Goal of the exercise >> Please print each record below exactly as it is written.

··· Available records ···

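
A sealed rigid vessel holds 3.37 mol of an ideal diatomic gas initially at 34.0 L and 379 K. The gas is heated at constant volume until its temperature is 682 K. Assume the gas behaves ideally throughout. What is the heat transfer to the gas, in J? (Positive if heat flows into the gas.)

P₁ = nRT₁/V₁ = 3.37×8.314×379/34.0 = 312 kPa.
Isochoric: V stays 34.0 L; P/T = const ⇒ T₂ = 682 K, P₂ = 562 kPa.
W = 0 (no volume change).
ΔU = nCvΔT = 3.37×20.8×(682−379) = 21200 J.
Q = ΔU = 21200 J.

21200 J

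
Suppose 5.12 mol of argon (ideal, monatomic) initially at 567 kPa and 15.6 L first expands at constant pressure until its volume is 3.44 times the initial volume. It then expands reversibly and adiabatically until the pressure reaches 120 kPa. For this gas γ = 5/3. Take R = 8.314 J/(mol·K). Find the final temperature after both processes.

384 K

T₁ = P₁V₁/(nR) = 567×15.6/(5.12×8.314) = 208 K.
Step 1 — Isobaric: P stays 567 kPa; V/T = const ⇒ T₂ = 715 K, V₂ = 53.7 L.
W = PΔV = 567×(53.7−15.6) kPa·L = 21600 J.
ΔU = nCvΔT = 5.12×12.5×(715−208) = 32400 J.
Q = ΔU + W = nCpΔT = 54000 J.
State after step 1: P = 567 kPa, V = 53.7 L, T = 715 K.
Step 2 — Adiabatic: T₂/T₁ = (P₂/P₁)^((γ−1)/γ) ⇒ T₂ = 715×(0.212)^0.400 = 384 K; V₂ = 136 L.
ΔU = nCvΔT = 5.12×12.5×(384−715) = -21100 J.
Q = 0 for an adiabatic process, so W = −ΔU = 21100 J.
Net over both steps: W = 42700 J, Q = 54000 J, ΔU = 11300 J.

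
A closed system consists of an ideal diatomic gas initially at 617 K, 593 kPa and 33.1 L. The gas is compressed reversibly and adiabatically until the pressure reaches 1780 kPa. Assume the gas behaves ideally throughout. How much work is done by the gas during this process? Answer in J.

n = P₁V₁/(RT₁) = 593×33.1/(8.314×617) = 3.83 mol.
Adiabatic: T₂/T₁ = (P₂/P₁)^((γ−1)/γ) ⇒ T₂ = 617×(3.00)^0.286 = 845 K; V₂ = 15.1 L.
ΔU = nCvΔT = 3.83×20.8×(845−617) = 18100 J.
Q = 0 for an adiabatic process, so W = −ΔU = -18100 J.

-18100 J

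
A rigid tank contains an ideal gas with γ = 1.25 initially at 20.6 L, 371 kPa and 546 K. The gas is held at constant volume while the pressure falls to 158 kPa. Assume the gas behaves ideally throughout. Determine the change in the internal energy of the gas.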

···

Expected answer >>
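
A sealed rigid vessel holds 3.37 mol of an ideal diatomic gas initially at 34.0 L and 379 K. The gas is heated at constant volume until its temperature is 682 K. Assume the gas behaves ideally throughout. What is the heat transfer to the gas, in J? (Positive if heat flows into the gas.)

P₁ = nRT₁/V₁ = 3.37×8.314×379/34.0 = 312 kPa.
Isochoric: V stays 34.0 L; P/T = const ⇒ T₂ = 682 K, P₂ = 562 kPa.
W = 0 (no volume change).
ΔU = nCvΔT = 3.37×20.8×(682−379) = 21200 J.
Q = ΔU = 21200 J.

21200 J

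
Suppose 5.12 mol of argon (ideal, monatomic) initially at 567 kPa and 15.6 L first expands at constant pressure until its volume is 3.44 times the initial volume. It then expands reversibly and adiabatically until the pressure reaches 120 kPa. For this gas γ = 5/3. Take R = 8.314 J/(mol·K). Find the final temperature after both processes.

384 K

T₁ = P₁V₁/(nR) = 567×15.6/(5.12×8.314) = 208 K.
Step 1 — Isobaric: P stays 567 kPa; V/T = const ⇒ T₂ = 715 K, V₂ = 53.7 L.
W = PΔV = 567×(53.7−15.6) kPa·L = 21600 J.
ΔU = nCvΔT = 5.12×12.5×(715−208) = 32400 J.
Q = ΔU + W = nCpΔT = 54000 J.
State after step 1: P = 567 kPa, V = 53.7 L, T = 715 K.
Step 2 — Adiabatic: T₂/T₁ = (P₂/P₁)^((γ−1)/γ) ⇒ T₂ = 715×(0.212)^0.400 = 384 K; V₂ = 136 L.
ΔU = nCvΔT = 5.12×12.5×(384−715) = -21100 J.
Q = 0 for an adiabatic process, so W = −ΔU = 21100 J.
Net over both steps: W = 42700 J, Q = 54000 J, ΔU = 11300 J.

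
A closed system consists of an ideal diatomic gas initially at 617 K, 593 kPa and 33.1 L. The gas is compressed reversibly and adiabatically until the pressure reaches 1780 kPa. Assume the gas behaves ideally throughout. How much work is done by the gas during this process? Answer in J.

n = P₁V₁/(RT₁) = 593×33.1/(8.314×617) = 3.83 mol.
Adiabatic: T₂/T₁ = (P₂/P₁)^((γ−1)/γ) ⇒ T₂ = 617×(3.00)^0.286 = 845 K; V₂ = 15.1 L.
ΔU = nCvΔT = 3.83×20.8×(845−617) = 18100 J.
Q = 0 for an adiabatic process, so W = −ΔU = -18100 J.

-18100 J

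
A rigid tank contains an ideal gas with γ = 1.25 initially at 20.6 L, 371 kPa and 546 K. The gas is held at constant volume while the pressure falls to 158 kPa. Assume the gas behaves ideally throughout. Determine the change in the internal energy of the gas.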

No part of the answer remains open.